EXERCISE PROMPT:
Repeat word for word, please, only the lines from the one that includes "step 1: drive(t2,portA,depot)" through the final line of the data.

-- INFORMATION SHOWN follows --

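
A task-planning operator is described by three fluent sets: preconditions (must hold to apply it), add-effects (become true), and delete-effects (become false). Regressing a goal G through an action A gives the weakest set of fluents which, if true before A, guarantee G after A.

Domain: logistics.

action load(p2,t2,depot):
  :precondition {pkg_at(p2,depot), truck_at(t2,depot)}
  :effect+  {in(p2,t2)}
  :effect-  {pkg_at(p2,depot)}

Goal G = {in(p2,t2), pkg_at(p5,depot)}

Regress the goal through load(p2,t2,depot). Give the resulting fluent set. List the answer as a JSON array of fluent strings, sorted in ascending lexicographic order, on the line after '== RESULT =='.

Compute (G \ add) ∪ pre:
  G ∩ del = {}  (empty — regression defined)
  G \ add = {in(p2,t2), pkg_at(p5,depot)} \ {in(p2,t2)} = {pkg_at(p5,depot)}
  ∪ pre   = {pkg_at(p5,depot)} ∪ {pkg_at(p2,depot), truck_at(t2,depot)}
          = {pkg_at(p2,depot), pkg_at(p5,depot), truck_at(t2,depot)}

== RESULT ==
["pkg_at(p2,depot)", "pkg_at(p5,depot)", "truck_at(t2,depot)"]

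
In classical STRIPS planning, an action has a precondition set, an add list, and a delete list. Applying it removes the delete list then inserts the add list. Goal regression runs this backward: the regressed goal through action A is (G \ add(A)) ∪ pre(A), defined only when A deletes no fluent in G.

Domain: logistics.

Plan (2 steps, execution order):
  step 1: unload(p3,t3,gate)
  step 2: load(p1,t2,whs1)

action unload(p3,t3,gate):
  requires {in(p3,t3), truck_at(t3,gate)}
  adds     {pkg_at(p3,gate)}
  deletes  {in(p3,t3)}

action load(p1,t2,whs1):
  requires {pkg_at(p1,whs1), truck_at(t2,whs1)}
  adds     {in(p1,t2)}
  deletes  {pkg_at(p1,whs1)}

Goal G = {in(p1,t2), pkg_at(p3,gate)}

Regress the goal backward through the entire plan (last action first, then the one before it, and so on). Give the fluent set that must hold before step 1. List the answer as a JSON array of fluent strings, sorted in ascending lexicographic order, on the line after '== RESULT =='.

Work backward from the goal:
  through step 2 (load(p1,t2,whs1)): drop {in(p1,t2)}, keep {pkg_at(p3,gate)}, require {pkg_at(p1,whs1), truck_at(t2,whs1)}
    → {pkg_at(p1,whs1), pkg_at(p3,gate), truck_at(t2,whs1)}
  through step 1 (unload(p3,t3,gate)): drop {pkg_at(p3,gate)}, keep {pkg_at(p1,whs1), truck_at(t2,whs1)}, require {in(p3,t3), truck_at(t3,gate)}
    → {in(p3,t3), pkg_at(p1,whs1), truck_at(t2,whs1), truck_at(t3,gate)}

== RESULT ==
["in(p3,t3)", "pkg_at(p1,whs1)", "truck_at(t2,whs1)", "truck_at(t3,gate)"]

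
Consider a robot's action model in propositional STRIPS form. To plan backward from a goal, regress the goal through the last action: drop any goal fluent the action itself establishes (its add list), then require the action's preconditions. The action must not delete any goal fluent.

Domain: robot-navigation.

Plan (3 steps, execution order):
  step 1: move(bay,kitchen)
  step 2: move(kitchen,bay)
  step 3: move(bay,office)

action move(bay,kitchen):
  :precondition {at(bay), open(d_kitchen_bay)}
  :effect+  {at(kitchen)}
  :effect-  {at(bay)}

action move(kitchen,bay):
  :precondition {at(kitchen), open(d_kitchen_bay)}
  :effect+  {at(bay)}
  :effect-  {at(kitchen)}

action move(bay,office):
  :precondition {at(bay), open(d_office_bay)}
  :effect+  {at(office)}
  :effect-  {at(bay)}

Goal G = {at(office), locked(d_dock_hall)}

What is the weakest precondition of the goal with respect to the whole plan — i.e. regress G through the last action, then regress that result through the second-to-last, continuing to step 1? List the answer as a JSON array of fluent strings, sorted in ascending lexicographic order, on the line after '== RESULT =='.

Work backward from the goal:
  through step 3 (move(bay,office)): drop {at(office)}, keep {locked(d_dock_hall)}, require {at(bay), open(d_office_bay)}
    → {at(bay), locked(d_dock_hall), open(d_office_bay)}
  through step 2 (move(kitchen,bay)): drop {at(bay)}, keep {locked(d_dock_hall), open(d_office_bay)}, require {at(kitchen), open(d_kitchen_bay)}
    → {at(kitchen), locked(d_dock_hall), open(d_kitchen_bay), open(d_office_bay)}
  through step 1 (move(bay,kitchen)): drop {at(kitchen)}, keep {locked(d_dock_hall), open(d_kitchen_bay), open(d_office_bay)}, require {at(bay), open(d_kitchen_bay)}
    → {at(bay), locked(d_dock_hall), open(d_kitchen_bay), open(d_office_bay)}

== RESULT ==
["at(bay)", "locked(d_dock_hall)", "open(d_kitchen_bay)", "open(d_office_bay)"]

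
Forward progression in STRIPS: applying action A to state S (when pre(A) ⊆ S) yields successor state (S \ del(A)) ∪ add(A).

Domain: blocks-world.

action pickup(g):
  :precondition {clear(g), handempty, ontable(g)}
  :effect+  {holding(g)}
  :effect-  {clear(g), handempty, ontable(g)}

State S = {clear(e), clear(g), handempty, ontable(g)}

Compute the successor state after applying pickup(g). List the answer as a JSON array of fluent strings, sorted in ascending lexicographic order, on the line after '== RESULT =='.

Compute (S \ del) ∪ add:
  pre ⊆ S: {clear(g), handempty, ontable(g)} ⊆ S  — applicable
  S \ del = {clear(e)}
  ∪ add   = {clear(e), holding(g)}

== RESULT ==
["clear(e)", "holding(g)"]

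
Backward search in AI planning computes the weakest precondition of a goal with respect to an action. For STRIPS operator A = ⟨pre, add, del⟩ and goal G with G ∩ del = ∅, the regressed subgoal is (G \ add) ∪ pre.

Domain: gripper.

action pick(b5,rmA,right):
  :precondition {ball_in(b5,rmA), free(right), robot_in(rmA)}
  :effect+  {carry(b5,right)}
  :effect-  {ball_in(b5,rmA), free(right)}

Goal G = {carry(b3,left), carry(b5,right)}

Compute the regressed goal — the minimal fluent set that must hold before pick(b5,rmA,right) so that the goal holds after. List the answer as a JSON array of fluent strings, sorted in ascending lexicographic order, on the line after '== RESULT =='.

Regress:
  G ∩ del = {}  (empty — regression defined)
  G \ add = {carry(b3,left), carry(b5,right)} \ {carry(b5,right)} = {carry(b3,left)}
  ∪ pre   = {carry(b3,left)} ∪ {ball_in(b5,rmA), free(right), robot_in(rmA)}
          = {ball_in(b5,rmA), carry(b3,left), free(right), robot_in(rmA)}

== RESULT ==
["ball_in(b5,rmA)", "carry(b3,left)", "free(right)", "robot_in(rmA)"]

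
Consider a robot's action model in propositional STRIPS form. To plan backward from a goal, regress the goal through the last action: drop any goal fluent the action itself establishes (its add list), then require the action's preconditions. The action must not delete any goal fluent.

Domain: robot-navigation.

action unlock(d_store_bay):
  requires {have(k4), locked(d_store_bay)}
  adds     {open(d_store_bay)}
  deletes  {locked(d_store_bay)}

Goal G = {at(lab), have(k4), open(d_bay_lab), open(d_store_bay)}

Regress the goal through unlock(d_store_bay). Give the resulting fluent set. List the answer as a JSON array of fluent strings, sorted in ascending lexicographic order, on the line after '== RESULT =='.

Regress:
  G ∩ del = {}  (empty — regression defined)
  G \ add = {at(lab), have(k4), open(d_bay_lab), open(d_store_bay)} \ {open(d_store_bay)} = {at(lab), have(k4), open(d_bay_lab)}
  ∪ pre   = {at(lab), have(k4), open(d_bay_lab)} ∪ {have(k4), locked(d_store_bay)}
          = {at(lab), have(k4), locked(d_store_bay), open(d_bay_lab)}

== RESULT ==
["at(lab)", "have(k4)", "locked(d_store_bay)", "open(d_bay_lab)"]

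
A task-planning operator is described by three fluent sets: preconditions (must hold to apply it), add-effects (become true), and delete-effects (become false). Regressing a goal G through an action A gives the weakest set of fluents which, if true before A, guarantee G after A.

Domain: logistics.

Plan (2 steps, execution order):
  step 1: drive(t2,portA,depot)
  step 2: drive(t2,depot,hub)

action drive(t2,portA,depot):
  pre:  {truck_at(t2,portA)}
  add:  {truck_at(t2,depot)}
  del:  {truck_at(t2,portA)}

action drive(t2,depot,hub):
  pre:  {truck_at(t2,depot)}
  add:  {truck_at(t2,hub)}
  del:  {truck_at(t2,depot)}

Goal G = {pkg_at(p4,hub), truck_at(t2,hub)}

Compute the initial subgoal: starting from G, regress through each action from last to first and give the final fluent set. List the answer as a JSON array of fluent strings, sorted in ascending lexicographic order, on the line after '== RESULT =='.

Regress step by step:
  through step 2 (drive(t2,depot,hub)): drop {truck_at(t2,hub)}, keep {pkg_at(p4,hub)}, require {truck_at(t2,depot)}
    → {pkg_at(p4,hub), truck_at(t2,depot)}
  through step 1 (drive(t2,portA,depot)): drop {truck_at(t2,depot)}, keep {pkg_at(p4,hub)}, require {truck_at(t2,portA)}
    → {pkg_at(p4,hub), truck_at(t2,portA)}

== RESULT ==
["pkg_at(p4,hub)", "truck_at(t2,portA)"]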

-- INFORMATION SHOWN concluded --

EXERCISE ANSWER:
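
  step 1: drive(t2,portA,depot)
  step 2: drive(t2,depot,hub)

action drive(t2,portA,depot):
  pre:  {truck_at(t2,portA)}
  add:  {truck_at(t2,depot)}
  del:  {truck_at(t2,portA)}

action drive(t2,depot,hub):
  pre:  {truck_at(t2,depot)}
  add:  {truck_at(t2,hub)}
  del:  {truck_at(t2,depot)}

Goal G = {pkg_at(p4,hub), truck_at(t2,hub)}

Compute the initial subgoal: starting from G, regress through each action from last to first and give the final fluent set. List the answer as a JSON array of fluent strings, sorted in ascending lexicographic order, on the line after '== RESULT =='.

Regress step by step:
  through step 2 (drive(t2,depot,hub)): drop {truck_at(t2,hub)}, keep {pkg_at(p4,hub)}, require {truck_at(t2,depot)}
    → {pkg_at(p4,hub), truck_at(t2,depot)}
  through step 1 (drive(t2,portA,depot)): drop {truck_at(t2,depot)}, keep {pkg_at(p4,hub)}, require {truck_at(t2,portA)}
    → {pkg_at(p4,hub), truck_at(t2,portA)}

== RESULT ==
["pkg_at(p4,hub)", "truck_at(t2,portA)"]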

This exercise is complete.